> [REQUIREMENT] All lines below are to be output exactly as they stand.

> [INFORMATION SUPPLIED]
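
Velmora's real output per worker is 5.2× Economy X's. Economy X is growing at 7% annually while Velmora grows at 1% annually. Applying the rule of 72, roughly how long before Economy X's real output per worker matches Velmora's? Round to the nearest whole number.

The growth-rate gap is 7% − 1% = 6 percentage points.
So the ratio between them halves every 72/6 ≈ 12.00 years.
A 5.2× gap takes log₂(5.2) ≈ 2.38 halvings to close: 2.38 × 12.00 ≈ 29 years.

approximately 29 years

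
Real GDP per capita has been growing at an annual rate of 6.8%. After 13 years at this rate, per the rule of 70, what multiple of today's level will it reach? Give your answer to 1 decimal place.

≈ 2.4 times

Doubles every ≈ 10.29 years (70/6.8).
13 years is 1.26 doublings; 2^1.26 ≈ 2.4×.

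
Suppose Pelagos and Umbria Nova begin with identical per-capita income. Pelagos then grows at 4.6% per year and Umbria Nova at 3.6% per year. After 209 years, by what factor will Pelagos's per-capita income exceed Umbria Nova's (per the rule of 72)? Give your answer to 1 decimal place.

Only the 1-point difference matters.
72/1 ≈ 72.00 years per doubling of the ratio; 209 years gives 2.90 doublings, so ≈ 7.5×.

around 7.5 times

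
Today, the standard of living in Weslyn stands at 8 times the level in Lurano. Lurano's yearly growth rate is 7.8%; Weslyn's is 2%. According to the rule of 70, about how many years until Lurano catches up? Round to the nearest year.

The growth-rate gap is 7.8% − 2% = 5.8 percentage points.
So the ratio between them halves every 70/5.8 ≈ 12.07 years.
An 8 times gap closes after 3 halvings: 3 × 12.07 ≈ 36 years.

36 years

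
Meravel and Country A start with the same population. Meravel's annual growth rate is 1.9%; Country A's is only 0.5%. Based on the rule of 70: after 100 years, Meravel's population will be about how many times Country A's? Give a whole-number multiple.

4 times

Rate gap = 1.9% − 0.5% = 1.4 points.
The ratio doubles every 70/1.4 ≈ 50.00 years.
100/50.00 ≈ 2.00 doublings → ratio ≈ 2^2.00 ≈ 4.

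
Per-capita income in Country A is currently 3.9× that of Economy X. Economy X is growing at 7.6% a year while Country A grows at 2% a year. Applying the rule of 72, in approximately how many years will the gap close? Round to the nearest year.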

> [PROBLEM SOLUTION]
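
Velmora's real output per worker is 5.2× Economy X's. Economy X is growing at 7% annually while Velmora grows at 1% annually. Applying the rule of 72, roughly how long before Economy X's real output per worker matches Velmora's? Round to the nearest whole number.

The growth-rate gap is 7% − 1% = 6 percentage points.
So the ratio between them halves every 72/6 ≈ 12.00 years.
A 5.2× gap takes log₂(5.2) ≈ 2.38 halvings to close: 2.38 × 12.00 ≈ 29 years.

approximately 29 years

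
Real GDP per capita has been growing at an annual rate of 6.8%. After 13 years at this rate, per the rule of 70, what multiple of today's level will it reach? Give your answer to 1 decimal place.

≈ 2.4 times

Doubles every ≈ 10.29 years (70/6.8).
13 years is 1.26 doublings; 2^1.26 ≈ 2.4×.

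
Suppose Pelagos and Umbria Nova begin with identical per-capita income. Pelagos then grows at 4.6% per year and Umbria Nova at 3.6% per year. After 209 years, by what factor will Pelagos's per-capita income exceed Umbria Nova's (per the rule of 72)? Give your answer to 1 decimal place.

Only the 1-point difference matters.
72/1 ≈ 72.00 years per doubling of the ratio; 209 years gives 2.90 doublings, so ≈ 7.5×.

around 7.5 times

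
Today, the standard of living in Weslyn stands at 8 times the level in Lurano. Lurano's yearly growth rate is 7.8%; Weslyn's is 2%. According to the rule of 70, about how many years until Lurano catches up? Round to the nearest year.

The growth-rate gap is 7.8% − 2% = 5.8 percentage points.
So the ratio between them halves every 70/5.8 ≈ 12.07 years.
An 8 times gap closes after 3 halvings: 3 × 12.07 ≈ 36 years.

36 years

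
Meravel and Country A start with the same population. Meravel's annual growth rate is 1.9%; Country A's is only 0.5%. Based on the rule of 70: after 100 years, Meravel's population will be about how many times Country A's? Give a whole-number multiple.

4 times

Rate gap = 1.9% − 0.5% = 1.4 points.
The ratio doubles every 70/1.4 ≈ 50.00 years.
100/50.00 ≈ 2.00 doublings → ratio ≈ 2^2.00 ≈ 4.

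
Per-capita income in Country A is currently 3.9× that of Economy X. Economy X is growing at 7.6% a year while Country A grows at 2% a year. Applying the rule of 72, in approximately how many years will the gap close? Round to the nearest year.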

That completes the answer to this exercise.